Records drawn from a dataset
=====

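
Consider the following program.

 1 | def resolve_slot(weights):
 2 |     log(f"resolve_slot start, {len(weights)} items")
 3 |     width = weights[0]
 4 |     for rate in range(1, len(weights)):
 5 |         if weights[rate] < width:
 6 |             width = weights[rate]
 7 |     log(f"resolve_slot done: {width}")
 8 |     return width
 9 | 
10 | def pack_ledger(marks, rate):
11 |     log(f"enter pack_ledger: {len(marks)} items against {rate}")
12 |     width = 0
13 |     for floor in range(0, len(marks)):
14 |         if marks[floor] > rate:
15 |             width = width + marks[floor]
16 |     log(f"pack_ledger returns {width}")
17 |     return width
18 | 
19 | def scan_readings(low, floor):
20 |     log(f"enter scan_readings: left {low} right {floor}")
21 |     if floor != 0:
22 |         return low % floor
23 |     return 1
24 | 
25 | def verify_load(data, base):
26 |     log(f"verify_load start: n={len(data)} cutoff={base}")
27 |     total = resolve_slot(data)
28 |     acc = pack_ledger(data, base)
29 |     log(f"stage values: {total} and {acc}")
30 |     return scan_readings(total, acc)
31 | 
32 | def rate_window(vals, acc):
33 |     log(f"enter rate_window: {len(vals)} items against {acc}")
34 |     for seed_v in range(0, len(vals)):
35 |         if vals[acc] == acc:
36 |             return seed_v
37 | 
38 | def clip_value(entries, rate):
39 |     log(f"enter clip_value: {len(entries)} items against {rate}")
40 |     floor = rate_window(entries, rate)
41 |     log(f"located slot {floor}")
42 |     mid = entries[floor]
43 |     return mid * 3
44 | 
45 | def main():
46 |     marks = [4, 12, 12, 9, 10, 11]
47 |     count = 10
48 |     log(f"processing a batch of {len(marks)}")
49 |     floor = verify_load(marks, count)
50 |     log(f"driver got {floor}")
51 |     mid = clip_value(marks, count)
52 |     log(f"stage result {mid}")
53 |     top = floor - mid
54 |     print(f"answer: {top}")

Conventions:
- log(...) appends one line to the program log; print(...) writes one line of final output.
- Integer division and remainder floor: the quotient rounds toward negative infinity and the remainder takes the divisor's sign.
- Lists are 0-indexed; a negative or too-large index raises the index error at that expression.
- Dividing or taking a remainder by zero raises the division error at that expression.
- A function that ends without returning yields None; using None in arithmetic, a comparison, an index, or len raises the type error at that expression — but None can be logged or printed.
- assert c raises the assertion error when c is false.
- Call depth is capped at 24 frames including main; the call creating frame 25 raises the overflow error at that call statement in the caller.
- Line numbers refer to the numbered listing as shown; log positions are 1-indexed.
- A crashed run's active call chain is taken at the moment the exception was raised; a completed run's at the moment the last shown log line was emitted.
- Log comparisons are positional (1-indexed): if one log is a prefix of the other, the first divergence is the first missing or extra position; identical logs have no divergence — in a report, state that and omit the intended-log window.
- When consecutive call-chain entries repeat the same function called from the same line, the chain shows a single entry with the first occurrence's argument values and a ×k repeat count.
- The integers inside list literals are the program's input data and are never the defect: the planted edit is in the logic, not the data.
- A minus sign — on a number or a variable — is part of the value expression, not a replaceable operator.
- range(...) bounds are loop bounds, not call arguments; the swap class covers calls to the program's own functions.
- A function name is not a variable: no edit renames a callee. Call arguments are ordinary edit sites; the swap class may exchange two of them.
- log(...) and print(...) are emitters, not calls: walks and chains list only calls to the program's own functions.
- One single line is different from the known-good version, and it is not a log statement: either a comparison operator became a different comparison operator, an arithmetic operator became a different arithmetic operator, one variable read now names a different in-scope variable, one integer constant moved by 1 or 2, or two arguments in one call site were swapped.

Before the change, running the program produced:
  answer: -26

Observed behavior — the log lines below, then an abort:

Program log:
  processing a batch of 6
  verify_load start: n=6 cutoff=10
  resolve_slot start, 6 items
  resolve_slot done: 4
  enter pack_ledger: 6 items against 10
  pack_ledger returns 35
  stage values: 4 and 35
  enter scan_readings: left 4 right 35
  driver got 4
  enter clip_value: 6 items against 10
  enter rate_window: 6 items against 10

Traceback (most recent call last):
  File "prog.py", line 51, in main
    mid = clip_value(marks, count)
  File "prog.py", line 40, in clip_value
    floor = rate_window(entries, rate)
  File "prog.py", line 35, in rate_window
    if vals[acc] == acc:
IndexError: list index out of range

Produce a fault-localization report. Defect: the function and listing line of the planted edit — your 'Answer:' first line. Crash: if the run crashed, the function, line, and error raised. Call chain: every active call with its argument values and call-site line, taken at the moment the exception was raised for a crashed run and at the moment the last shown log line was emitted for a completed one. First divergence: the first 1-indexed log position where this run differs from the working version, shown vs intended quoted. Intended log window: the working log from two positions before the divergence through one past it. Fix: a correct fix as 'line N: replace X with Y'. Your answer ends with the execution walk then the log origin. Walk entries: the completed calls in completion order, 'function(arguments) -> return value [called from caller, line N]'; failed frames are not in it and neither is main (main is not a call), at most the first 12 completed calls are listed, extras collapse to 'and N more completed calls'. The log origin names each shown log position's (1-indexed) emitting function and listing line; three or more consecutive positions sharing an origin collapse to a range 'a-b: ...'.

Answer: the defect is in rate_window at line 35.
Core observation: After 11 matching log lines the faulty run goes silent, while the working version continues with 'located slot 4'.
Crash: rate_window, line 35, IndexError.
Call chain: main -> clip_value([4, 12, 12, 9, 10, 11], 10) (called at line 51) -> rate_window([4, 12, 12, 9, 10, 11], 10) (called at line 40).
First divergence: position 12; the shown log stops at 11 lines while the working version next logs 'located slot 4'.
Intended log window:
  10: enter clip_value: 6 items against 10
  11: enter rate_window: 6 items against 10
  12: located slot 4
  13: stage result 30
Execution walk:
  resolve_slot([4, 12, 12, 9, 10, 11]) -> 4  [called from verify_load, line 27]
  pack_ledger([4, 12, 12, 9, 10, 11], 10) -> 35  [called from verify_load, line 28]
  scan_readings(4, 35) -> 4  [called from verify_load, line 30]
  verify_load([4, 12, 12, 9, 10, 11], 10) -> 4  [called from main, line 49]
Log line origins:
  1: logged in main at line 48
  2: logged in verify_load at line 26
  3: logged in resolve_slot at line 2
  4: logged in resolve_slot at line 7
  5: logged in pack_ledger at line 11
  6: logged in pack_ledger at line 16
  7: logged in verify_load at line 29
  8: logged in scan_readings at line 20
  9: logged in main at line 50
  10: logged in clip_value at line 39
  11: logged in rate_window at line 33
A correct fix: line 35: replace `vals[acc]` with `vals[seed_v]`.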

=====

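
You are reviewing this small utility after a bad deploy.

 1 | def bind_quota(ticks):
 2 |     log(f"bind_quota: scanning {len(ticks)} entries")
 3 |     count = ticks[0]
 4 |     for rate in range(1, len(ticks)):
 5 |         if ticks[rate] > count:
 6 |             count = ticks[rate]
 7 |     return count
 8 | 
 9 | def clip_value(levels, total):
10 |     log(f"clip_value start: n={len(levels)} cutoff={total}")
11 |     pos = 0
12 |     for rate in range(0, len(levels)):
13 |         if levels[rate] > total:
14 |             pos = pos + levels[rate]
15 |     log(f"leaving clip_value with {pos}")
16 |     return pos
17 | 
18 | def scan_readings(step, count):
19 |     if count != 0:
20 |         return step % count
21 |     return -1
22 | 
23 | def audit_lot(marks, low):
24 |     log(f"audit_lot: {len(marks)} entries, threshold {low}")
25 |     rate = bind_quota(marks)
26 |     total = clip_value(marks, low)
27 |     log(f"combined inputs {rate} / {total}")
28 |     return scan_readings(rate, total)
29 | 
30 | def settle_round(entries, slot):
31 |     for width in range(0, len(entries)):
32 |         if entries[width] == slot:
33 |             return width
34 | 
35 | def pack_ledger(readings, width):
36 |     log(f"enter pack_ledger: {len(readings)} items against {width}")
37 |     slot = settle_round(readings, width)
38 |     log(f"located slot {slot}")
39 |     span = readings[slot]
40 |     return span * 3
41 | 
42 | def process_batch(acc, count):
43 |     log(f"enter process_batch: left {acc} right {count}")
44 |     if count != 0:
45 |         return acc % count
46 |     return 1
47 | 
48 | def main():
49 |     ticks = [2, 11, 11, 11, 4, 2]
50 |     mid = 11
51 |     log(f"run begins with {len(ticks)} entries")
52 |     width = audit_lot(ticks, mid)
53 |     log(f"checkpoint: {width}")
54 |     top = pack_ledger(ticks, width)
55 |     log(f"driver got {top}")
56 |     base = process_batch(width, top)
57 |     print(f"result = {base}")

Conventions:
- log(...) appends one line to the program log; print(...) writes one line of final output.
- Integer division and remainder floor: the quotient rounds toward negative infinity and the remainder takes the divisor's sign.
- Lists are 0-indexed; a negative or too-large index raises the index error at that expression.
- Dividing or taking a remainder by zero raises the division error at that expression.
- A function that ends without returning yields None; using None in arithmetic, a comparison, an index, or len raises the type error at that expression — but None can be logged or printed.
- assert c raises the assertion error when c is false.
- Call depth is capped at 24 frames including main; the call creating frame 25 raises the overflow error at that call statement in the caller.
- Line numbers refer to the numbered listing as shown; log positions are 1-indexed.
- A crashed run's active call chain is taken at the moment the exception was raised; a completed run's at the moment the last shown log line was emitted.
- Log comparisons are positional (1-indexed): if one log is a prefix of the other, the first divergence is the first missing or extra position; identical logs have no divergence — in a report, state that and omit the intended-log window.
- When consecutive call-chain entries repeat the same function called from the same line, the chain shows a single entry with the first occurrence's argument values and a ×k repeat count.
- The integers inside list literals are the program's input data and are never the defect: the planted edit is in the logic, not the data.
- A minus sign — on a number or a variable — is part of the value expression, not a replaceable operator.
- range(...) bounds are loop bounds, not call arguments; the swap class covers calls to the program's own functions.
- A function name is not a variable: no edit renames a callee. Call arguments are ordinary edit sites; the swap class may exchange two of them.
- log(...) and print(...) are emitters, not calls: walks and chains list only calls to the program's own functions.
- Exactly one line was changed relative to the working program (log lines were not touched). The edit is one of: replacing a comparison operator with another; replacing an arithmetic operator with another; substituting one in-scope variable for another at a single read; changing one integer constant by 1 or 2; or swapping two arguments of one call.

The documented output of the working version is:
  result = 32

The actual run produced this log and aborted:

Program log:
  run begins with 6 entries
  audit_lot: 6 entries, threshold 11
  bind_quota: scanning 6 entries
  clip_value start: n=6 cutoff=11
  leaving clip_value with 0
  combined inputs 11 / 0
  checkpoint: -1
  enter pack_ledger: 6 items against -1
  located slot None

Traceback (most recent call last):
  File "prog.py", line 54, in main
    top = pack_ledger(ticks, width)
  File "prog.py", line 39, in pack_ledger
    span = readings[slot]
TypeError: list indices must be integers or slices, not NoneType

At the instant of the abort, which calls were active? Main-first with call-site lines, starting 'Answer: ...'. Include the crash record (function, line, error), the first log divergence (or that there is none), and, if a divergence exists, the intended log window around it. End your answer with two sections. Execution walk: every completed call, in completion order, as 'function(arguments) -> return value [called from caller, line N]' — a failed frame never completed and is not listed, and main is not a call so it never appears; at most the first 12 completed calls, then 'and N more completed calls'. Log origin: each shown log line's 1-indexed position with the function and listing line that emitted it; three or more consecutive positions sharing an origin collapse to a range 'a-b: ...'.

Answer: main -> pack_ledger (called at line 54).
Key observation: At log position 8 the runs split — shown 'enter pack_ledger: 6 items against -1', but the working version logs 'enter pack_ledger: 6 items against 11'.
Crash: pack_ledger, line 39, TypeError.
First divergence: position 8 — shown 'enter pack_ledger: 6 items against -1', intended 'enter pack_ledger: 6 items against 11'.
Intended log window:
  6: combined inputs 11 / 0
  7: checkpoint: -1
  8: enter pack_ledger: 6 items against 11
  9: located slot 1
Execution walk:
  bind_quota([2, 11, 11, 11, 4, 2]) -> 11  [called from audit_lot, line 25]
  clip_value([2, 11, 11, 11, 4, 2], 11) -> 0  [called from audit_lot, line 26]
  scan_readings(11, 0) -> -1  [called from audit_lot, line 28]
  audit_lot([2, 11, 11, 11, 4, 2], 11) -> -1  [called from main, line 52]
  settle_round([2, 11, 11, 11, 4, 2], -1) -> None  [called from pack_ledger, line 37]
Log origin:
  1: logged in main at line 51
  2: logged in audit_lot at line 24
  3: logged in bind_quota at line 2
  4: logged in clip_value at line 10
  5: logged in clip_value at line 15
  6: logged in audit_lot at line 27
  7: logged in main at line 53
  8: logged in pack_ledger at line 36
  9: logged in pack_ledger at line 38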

=====

— INSTRUCTIONS TO FOLLOW —
Look above for the line with "Consider the following program."; retype exactly that line, every line after it up to the line with "for floor in", and that line too, nothing else.

— TASK OUTPUT —
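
Consider the following program.

 1 | def resolve_slot(weights):
 2 |     log(f"resolve_slot start, {len(weights)} items")
 3 |     width = weights[0]
 4 |     for rate in range(1, len(weights)):
 5 |         if weights[rate] < width:
 6 |             width = weights[rate]
 7 |     log(f"resolve_slot done: {width}")
 8 |     return width
 9 | 
10 | def pack_ledger(marks, rate):
11 |     log(f"enter pack_ledger: {len(marks)} items against {rate}")
12 |     width = 0
13 |     for floor in range(0, len(marks)):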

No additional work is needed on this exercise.